(Dataset entries)
___
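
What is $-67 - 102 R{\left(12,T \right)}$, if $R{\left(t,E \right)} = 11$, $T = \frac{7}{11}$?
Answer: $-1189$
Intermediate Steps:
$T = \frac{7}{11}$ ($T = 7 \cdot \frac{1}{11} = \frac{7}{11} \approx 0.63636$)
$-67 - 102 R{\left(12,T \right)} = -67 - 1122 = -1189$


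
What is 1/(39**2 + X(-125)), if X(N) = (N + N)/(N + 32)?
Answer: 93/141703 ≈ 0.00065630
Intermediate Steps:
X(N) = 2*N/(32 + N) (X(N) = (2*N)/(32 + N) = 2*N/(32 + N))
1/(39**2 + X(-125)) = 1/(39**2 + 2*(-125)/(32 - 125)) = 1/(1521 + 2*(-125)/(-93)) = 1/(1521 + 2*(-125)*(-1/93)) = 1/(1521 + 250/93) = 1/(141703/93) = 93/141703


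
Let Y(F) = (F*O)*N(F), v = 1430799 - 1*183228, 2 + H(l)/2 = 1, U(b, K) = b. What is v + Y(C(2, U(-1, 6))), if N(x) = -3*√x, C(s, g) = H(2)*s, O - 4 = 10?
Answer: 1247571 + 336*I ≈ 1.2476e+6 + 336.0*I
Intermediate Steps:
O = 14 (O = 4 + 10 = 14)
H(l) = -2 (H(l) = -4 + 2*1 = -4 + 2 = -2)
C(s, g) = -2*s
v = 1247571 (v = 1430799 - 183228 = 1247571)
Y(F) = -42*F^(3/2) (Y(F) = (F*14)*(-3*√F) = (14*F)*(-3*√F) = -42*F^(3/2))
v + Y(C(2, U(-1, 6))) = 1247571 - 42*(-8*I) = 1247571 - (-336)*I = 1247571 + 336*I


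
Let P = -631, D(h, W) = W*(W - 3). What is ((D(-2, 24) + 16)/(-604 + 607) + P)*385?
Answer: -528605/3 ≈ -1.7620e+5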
___
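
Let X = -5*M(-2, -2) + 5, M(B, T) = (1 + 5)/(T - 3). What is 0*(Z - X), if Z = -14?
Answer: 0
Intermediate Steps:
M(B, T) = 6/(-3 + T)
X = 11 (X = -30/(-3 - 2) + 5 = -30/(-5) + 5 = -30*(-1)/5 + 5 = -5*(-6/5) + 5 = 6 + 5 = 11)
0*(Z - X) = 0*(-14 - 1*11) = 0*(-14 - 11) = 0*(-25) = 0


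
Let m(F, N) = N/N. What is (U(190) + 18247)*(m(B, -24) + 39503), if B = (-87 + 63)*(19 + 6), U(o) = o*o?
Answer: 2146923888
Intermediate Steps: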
___
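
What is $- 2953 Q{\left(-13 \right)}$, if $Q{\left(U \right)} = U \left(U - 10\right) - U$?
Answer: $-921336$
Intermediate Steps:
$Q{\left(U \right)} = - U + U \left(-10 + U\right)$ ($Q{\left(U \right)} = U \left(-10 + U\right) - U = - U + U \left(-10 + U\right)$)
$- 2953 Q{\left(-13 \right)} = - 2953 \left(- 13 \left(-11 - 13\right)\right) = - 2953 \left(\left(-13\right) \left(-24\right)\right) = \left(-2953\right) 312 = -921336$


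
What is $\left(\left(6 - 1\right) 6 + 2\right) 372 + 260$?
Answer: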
___
● THE PROBLEM:
Please give again the lines above between the line holding "What is $-67" and the line holding "Answer: 93/141703 ≈ 0.00065630", inclusive, exactly as they are and with nothing added.

● SOLUTION:
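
What is $-67 - 102 R{\left(12,T \right)}$, if $R{\left(t,E \right)} = 11$, $T = \frac{7}{11}$?
Answer: $-1189$
Intermediate Steps:
$T = \frac{7}{11}$ ($T = 7 \cdot \frac{1}{11} = \frac{7}{11} \approx 0.63636$)
$-67 - 102 R{\left(12,T \right)} = -67 - 1122 = -1189$


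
What is 1/(39**2 + X(-125)), if X(N) = (N + N)/(N + 32)?
Answer: 93/141703 ≈ 0.00065630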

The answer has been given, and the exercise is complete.